*** Extracted data ***

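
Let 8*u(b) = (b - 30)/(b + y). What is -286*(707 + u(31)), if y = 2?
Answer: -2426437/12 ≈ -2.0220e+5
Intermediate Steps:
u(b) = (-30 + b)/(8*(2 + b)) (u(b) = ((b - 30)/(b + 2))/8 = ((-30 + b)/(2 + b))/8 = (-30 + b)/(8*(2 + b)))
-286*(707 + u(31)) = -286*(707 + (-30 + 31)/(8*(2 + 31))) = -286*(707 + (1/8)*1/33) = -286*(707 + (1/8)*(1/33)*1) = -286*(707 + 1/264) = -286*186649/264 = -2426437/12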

*** End of Extracted data ***
*** Extracted data ***

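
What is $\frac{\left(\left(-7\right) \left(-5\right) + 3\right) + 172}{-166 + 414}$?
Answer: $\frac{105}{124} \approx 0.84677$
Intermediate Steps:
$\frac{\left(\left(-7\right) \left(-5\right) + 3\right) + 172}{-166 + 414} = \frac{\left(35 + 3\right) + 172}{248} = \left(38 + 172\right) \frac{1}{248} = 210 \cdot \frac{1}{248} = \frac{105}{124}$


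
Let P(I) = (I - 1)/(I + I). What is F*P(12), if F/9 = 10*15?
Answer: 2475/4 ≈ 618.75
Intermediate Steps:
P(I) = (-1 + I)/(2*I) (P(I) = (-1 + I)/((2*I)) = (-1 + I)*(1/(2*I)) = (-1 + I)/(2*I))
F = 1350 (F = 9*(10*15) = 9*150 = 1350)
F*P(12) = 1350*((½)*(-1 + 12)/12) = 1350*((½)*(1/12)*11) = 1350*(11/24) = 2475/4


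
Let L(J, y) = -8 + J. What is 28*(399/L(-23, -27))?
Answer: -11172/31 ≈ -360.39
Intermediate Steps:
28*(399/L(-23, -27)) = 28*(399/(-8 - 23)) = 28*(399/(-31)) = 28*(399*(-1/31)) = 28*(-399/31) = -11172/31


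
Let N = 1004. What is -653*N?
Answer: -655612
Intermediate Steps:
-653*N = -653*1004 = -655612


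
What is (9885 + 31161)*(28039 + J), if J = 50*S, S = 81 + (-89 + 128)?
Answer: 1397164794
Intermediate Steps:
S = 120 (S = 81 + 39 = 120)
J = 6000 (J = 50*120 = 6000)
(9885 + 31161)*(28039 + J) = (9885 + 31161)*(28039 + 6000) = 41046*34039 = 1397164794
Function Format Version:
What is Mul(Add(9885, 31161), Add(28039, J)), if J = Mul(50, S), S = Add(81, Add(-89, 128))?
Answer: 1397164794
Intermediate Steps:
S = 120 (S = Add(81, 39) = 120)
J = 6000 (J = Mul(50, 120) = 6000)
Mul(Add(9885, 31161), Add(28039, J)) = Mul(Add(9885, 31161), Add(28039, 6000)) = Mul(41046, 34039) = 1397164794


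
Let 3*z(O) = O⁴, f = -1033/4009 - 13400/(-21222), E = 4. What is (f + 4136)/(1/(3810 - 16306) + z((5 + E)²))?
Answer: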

*** End of Extracted data ***

■ Task objective: Read the listing. Report every line that includes the word "Answer".

■ Expected output:
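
Answer: -2426437/12 ≈ -2.0220e+5
Answer: $\frac{105}{124} \approx 0.84677$
Answer: 2475/4 ≈ 618.75
Answer: -11172/31 ≈ -360.39
Answer: -655612
Answer: 1397164794
Answer: 1397164794
Answer: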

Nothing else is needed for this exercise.